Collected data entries
__________________________________________________

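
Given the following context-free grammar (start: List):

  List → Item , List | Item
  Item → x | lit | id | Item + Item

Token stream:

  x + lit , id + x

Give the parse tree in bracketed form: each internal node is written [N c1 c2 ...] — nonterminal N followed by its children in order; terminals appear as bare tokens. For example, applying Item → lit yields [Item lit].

List
Item , List
Item + Item , List
x + Item , List
x + lit , List
x + lit , Item
x + lit , Item + Item
x + lit , id + Item
x + lit , id + x

[List [Item [Item x] + [Item lit]] , [List [Item [Item id] + [Item x]]]]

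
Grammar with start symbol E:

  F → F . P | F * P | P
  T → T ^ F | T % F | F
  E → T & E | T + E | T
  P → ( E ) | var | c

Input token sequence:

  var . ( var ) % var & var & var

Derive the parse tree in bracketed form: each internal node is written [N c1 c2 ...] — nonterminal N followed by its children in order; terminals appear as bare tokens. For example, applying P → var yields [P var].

E
T & E
T % F & E
F % F & E
F . P % F & E
P . P % F & E
var . P % F & E
var . ( E ) % F & E
var . ( T ) % F & E
var . ( F ) % F & E
var . ( P ) % F & E
var . ( var ) % F & E
var . ( var ) % P & E
var . ( var ) % var & E
var . ( var ) % var & T & E
var . ( var ) % var & F & E
var . ( var ) % var & P & E
var . ( var ) % var & var & E
var . ( var ) % var & var & T
var . ( var ) % var & var & F
var . ( var ) % var & var & P
var . ( var ) % var & var & var

[E [T [T [F [F [P var]] . [P ( [E [T [F [P var]]]] )]]] % [F [P var]]] & [E [T [F [P var]]] & [E [T [F [P var]]]]]]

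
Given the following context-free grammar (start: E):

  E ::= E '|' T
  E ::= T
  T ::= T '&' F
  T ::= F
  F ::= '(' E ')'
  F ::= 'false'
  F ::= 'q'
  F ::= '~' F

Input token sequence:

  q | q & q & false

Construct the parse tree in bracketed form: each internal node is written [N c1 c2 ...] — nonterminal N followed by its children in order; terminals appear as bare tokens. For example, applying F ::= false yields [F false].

E
E | T
T | T
F | T
q | T
q | T & F
q | T & F & F
q | F & F & F
q | q & F & F
q | q & q & F
q | q & q & false

[E [E [T [F q]]] | [T [T [T [F q]] & [F q]] & [F false]]]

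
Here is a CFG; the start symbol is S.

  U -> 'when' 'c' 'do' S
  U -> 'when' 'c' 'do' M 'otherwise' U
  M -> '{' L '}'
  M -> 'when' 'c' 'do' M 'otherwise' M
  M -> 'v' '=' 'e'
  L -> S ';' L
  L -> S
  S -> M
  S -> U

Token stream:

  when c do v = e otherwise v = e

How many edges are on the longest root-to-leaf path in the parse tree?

3

[S [M when c do [M v = e] otherwise [M v = e]]]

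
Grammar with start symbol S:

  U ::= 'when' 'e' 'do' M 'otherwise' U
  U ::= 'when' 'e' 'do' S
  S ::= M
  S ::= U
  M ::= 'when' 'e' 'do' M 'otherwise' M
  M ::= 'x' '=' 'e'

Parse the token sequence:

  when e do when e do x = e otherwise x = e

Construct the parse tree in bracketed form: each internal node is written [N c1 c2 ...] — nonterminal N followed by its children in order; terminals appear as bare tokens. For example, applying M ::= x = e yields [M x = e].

S
U
when e do S
when e do M
when e do when e do M otherwise M
when e do when e do x = e otherwise M
when e do when e do x = e otherwise x = e

[S [U when e do [S [M when e do [M x = e] otherwise [M x = e]]]]]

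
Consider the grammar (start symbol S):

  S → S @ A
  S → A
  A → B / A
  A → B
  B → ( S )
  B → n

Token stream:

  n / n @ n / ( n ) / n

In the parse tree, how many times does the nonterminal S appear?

[S [S [A [B n] / [A [B n]]]] @ [A [B n] / [A [B ( [S [A [B n]]] )] / [A [B n]]]]]

3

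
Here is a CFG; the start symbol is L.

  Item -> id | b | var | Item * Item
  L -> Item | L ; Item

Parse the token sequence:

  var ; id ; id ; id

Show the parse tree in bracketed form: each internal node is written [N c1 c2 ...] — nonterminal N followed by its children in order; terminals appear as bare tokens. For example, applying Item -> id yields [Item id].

[L [L [L [L [Item var]] ; [Item id]] ; [Item id]] ; [Item id]]

L
L ; Item
L ; Item ; Item
L ; Item ; Item ; Item
Item ; Item ; Item ; Item
var ; Item ; Item ; Item
var ; id ; Item ; Item
var ; id ; id ; Item
var ; id ; id ; id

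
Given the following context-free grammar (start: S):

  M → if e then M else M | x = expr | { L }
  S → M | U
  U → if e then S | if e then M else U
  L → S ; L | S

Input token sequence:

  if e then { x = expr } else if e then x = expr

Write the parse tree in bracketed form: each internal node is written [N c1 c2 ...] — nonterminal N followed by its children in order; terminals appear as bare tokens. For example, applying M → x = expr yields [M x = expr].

[S [U if e then [M { [L [S [M x = expr]]] }] else [U if e then [S [M x = expr]]]]]

S
U
if e then M else U
if e then { L } else U
if e then { S } else U
if e then { M } else U
if e then { x = expr } else U
if e then { x = expr } else if e then S
if e then { x = expr } else if e then M
if e then { x = expr } else if e then x = expr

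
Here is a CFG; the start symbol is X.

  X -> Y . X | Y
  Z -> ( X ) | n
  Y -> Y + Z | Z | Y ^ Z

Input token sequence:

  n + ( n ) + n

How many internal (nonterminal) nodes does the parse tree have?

10

[X [Y [Y [Y [Z n]] + [Z ( [X [Y [Z n]]] )]] + [Z n]]]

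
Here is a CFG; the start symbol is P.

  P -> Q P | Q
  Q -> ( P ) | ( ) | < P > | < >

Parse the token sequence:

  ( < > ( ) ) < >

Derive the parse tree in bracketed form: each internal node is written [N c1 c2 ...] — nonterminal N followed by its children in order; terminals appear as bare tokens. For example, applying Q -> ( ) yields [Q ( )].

[P [Q ( [P [Q < >] [P [Q ( )]]] )] [P [Q < >]]]

P
Q P
( P ) P
( Q P ) P
( < > P ) P
( < > Q ) P
( < > ( ) ) P
( < > ( ) ) Q
( < > ( ) ) < >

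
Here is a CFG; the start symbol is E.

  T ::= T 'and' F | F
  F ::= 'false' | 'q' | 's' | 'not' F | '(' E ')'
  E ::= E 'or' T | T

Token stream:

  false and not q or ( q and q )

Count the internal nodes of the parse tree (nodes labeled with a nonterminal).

14

[E [E [T [T [F false]] and [F not [F q]]]] or [T [F ( [E [T [T [F q]] and [F q]]] )]]]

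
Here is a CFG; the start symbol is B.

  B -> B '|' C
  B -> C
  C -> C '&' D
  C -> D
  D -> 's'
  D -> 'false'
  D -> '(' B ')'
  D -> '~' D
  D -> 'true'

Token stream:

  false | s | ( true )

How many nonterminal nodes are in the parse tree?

12

[B [B [B [C [D false]]] | [C [D s]]] | [C [D ( [B [C [D true]]] )]]]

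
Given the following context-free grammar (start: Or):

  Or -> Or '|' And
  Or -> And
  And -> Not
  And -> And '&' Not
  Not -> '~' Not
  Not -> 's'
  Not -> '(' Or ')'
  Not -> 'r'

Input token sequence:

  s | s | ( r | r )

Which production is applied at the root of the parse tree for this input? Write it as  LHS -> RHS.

Or -> Or '|' And

[Or [Or [Or [And [Not s]]] | [And [Not s]]] | [And [Not ( [Or [Or [And [Not r]]] | [And [Not r]]] )]]]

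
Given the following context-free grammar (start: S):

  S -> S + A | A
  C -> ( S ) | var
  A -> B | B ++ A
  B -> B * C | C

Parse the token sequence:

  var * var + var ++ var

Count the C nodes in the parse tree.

[S [S [A [B [B [C var]] * [C var]]]] + [A [B [C var]] ++ [A [B [C var]]]]]

4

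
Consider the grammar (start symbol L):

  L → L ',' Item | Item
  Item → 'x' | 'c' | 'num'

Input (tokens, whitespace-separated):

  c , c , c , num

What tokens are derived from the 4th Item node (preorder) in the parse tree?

num

[L [L [L [L [Item c]] , [Item c]] , [Item c]] , [Item num]]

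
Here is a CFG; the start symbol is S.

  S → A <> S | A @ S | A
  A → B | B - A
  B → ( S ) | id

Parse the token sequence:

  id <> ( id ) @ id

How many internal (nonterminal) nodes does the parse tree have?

[S [A [B id]] <> [S [A [B ( [S [A [B id]]] )]] @ [S [A [B id]]]]]

12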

__________________________________________________

Work to complete: Go through the records, tally the lines holding the word "context", and give only the tally.

Answer box: 5